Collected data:

•••

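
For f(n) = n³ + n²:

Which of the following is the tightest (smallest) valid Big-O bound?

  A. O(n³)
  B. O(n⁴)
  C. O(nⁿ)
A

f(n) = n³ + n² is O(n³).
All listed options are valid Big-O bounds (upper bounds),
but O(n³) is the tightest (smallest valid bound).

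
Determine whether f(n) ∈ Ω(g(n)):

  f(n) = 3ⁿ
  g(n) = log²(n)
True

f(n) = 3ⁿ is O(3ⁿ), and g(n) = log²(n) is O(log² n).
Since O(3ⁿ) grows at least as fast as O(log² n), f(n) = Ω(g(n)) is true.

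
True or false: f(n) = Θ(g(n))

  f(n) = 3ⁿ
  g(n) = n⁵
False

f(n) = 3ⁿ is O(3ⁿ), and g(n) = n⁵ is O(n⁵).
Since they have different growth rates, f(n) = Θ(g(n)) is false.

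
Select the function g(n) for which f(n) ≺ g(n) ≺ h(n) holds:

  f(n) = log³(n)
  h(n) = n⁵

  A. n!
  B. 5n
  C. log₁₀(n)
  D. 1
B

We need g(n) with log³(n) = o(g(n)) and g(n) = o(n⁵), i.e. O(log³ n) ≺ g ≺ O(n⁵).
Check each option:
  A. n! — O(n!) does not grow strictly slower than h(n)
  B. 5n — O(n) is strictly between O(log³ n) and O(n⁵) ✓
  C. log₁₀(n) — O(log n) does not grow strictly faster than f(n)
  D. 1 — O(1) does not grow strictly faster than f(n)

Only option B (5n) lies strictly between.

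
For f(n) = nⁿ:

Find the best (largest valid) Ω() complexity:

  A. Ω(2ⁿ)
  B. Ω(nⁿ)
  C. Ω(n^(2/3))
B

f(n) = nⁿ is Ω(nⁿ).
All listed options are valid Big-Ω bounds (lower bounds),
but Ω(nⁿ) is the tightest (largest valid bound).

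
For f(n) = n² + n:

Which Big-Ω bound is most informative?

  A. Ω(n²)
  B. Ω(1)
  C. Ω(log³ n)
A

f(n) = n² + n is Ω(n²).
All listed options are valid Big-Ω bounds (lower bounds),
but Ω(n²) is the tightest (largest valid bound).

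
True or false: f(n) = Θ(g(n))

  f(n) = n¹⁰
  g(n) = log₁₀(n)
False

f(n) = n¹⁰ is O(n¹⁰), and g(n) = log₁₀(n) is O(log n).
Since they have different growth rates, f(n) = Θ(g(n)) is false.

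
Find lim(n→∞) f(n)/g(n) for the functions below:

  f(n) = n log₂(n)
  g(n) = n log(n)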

•••

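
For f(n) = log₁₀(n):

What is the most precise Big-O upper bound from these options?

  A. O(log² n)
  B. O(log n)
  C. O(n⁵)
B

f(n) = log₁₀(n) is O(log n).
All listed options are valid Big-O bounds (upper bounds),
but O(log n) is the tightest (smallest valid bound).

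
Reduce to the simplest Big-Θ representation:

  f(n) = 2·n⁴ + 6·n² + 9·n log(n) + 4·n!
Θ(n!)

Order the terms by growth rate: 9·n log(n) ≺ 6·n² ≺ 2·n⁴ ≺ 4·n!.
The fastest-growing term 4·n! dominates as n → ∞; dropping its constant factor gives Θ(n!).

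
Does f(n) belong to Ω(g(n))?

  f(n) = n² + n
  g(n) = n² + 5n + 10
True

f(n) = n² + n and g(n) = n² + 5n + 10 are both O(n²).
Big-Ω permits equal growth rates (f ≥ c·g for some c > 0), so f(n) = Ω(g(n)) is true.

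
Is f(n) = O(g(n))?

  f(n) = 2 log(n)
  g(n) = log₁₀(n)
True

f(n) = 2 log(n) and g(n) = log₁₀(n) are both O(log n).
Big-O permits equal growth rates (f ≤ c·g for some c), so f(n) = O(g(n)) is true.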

•••

Exercise objective: Every line above from the line with "Find lim(n→∞) f(n)/g(n)" to the line with "g(n) = n log(n)" is wanted, ends included; write them out exactly and add no other line.

Output for this task:
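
Find lim(n→∞) f(n)/g(n) for the functions below:

  f(n) = n log₂(n)
  g(n) = n log(n)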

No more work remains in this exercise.